[[ Given data open ]]

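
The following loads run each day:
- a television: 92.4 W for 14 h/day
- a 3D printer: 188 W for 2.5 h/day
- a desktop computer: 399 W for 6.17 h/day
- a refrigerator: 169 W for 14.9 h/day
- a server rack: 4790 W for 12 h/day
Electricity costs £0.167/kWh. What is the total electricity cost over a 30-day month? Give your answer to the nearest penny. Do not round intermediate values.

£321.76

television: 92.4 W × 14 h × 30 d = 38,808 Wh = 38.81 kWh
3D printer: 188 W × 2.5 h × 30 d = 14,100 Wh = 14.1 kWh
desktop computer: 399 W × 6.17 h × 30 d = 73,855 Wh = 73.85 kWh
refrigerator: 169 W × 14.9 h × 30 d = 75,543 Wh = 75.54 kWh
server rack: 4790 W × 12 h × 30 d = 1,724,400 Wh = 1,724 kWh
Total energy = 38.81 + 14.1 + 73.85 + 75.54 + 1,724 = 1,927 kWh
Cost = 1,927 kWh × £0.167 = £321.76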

[[ Given data closed ]]
[[ Given data open ]]

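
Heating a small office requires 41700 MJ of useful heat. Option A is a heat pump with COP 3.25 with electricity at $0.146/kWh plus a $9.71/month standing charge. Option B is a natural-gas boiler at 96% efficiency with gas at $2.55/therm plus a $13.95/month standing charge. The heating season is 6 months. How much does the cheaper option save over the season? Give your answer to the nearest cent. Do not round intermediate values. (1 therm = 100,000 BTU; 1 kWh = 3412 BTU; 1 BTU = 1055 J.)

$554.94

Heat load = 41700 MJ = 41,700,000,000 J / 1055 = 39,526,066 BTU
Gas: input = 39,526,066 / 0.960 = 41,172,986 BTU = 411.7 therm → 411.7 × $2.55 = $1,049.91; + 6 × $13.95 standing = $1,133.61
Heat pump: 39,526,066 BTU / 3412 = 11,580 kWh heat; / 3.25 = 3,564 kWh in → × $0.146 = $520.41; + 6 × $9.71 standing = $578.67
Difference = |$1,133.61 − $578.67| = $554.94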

[[ Given data closed ]]
[[ Given data open ]]

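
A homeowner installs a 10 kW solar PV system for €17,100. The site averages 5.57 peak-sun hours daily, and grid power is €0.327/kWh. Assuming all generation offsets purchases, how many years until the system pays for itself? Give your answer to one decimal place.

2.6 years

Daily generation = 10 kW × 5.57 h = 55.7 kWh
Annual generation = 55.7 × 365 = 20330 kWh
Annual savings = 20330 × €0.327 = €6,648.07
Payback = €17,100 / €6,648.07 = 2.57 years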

[[ Given data closed ]]

Activity:
Considering only the material above, set down every line from the one with "The following loads" to the one with "- a server rack: 4790 W for 12 h/day", inclusive, exactly as written.

Solution to this task:
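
The following loads run each day:
- a television: 92.4 W for 14 h/day
- a 3D printer: 188 W for 2.5 h/day
- a desktop computer: 399 W for 6.17 h/day
- a refrigerator: 169 W for 14.9 h/day
- a server rack: 4790 W for 12 h/day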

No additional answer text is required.